REQUIRED WORK -
Lines from the entries below that hold "slot" form the answer; copy all of them.

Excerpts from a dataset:
____________

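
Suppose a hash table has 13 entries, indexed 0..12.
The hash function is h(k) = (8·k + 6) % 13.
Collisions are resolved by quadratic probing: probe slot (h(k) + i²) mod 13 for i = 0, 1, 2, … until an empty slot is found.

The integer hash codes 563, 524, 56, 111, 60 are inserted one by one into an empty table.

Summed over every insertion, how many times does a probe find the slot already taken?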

____________

RESPONSE TO THE TASK -
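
Collisions are resolved by quadratic probing: probe slot (h(k) + i²) mod 13 for i = 0, 1, 2, … until an empty slot is found.
Summed over every insertion, how many times does a probe find the slot already taken?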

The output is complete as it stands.